* [YOUR OBJECTIVE] Copy, from the data below, every line that has "Maximal" in it.

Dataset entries
┄┄┄┄┄┄┄┄┄┄

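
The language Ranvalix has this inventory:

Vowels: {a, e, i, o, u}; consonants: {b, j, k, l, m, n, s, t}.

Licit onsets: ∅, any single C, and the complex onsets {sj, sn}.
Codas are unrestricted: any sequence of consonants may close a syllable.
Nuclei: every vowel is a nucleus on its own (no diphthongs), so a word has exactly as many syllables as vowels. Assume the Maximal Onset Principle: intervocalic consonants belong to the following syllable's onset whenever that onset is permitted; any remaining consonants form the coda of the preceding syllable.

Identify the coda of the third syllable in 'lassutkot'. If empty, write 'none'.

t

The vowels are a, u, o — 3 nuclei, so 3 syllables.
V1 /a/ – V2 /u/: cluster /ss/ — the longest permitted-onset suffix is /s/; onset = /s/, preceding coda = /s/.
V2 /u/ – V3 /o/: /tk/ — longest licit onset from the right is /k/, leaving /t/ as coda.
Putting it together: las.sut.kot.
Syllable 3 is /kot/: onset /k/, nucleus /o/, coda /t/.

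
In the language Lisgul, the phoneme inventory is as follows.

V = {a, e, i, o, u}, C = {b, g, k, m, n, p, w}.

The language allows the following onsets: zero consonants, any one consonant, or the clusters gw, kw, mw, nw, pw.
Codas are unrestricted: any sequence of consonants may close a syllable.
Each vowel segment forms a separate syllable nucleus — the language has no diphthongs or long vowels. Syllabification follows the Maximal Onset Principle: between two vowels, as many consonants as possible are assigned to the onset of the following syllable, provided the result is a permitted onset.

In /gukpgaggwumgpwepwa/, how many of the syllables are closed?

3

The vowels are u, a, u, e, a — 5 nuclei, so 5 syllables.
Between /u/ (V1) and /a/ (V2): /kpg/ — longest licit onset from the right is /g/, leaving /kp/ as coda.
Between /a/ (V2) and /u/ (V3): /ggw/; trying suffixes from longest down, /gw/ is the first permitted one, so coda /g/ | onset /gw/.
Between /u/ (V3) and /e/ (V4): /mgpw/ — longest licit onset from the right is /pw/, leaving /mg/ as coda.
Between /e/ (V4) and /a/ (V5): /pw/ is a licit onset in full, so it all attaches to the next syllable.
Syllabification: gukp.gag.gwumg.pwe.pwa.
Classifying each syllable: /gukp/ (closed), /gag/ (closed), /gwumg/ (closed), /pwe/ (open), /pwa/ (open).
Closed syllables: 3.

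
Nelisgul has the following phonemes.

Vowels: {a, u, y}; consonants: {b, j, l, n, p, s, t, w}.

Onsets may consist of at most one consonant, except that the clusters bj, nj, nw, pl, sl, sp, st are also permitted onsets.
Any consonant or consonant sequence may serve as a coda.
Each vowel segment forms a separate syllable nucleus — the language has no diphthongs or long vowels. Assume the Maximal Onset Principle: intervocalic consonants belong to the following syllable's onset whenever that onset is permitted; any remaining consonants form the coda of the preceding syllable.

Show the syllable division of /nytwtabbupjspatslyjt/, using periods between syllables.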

┄┄┄┄┄┄┄┄┄┄

* [REPLY TO THE EXERCISE]
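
Nuclei: every vowel is a nucleus on its own (no diphthongs), so a word has exactly as many syllables as vowels. Assume the Maximal Onset Principle: intervocalic consonants belong to the following syllable's onset whenever that onset is permitted; any remaining consonants form the coda of the preceding syllable.
Each vowel segment forms a separate syllable nucleus — the language has no diphthongs or long vowels. Syllabification follows the Maximal Onset Principle: between two vowels, as many consonants as possible are assigned to the onset of the following syllable, provided the result is a permitted onset.
Each vowel segment forms a separate syllable nucleus — the language has no diphthongs or long vowels. Assume the Maximal Onset Principle: intervocalic consonants belong to the following syllable's onset whenever that onset is permitted; any remaining consonants form the coda of the preceding syllable.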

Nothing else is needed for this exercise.